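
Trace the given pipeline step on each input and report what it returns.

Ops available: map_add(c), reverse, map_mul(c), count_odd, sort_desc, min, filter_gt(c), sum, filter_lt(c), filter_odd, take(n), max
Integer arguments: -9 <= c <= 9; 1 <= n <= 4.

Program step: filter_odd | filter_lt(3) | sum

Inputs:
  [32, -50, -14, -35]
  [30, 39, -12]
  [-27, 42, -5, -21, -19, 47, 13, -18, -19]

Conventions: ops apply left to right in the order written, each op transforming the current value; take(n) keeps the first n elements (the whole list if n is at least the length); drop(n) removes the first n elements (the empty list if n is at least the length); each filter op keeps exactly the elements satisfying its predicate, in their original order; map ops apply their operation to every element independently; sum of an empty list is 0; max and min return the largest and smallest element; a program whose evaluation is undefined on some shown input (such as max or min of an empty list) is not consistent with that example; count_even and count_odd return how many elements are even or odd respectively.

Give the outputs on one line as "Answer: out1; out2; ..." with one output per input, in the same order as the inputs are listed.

Execution, op by op:
  [32, -50, -14, -35] -> [-35] -> [-35] -> -35
  [30, 39, -12] -> [39] -> [] -> 0
  [-27, 42, -5, -21, -19, 47, 13, -18, -19] -> [-27, -5, -21, -19, 47, 13, -19] -> [-27, -5, -21, -19, -19] -> -91

-35; 0; -91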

────────

About this exercise:
All lines from the one containing "Program step: filter_odd | filter_lt(3) | sum" through the last line of the data, both included, are to be retyped exactly, and no other line belongs in the answer.

Answer to this task:
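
Program step: filter_odd | filter_lt(3) | sum

Inputs:
  [32, -50, -14, -35]
  [30, 39, -12]
  [-27, 42, -5, -21, -19, 47, 13, -18, -19]

Conventions: ops apply left to right in the order written, each op transforming the current value; take(n) keeps the first n elements (the whole list if n is at least the length); drop(n) removes the first n elements (the empty list if n is at least the length); each filter op keeps exactly the elements satisfying its predicate, in their original order; map ops apply their operation to every element independently; sum of an empty list is 0; max and min return the largest and smallest element; a program whose evaluation is undefined on some shown input (such as max or min of an empty list) is not consistent with that example; count_even and count_odd return how many elements are even or odd respectively.

Give the outputs on one line as "Answer: out1; out2; ..." with one output per input, in the same order as the inputs are listed.

Execution, op by op:
  [32, -50, -14, -35] -> [-35] -> [-35] -> -35
  [30, 39, -12] -> [39] -> [] -> 0
  [-27, 42, -5, -21, -19, 47, 13, -18, -19] -> [-27, -5, -21, -19, 47, 13, -19] -> [-27, -5, -21, -19, -19] -> -91

-35; 0; -91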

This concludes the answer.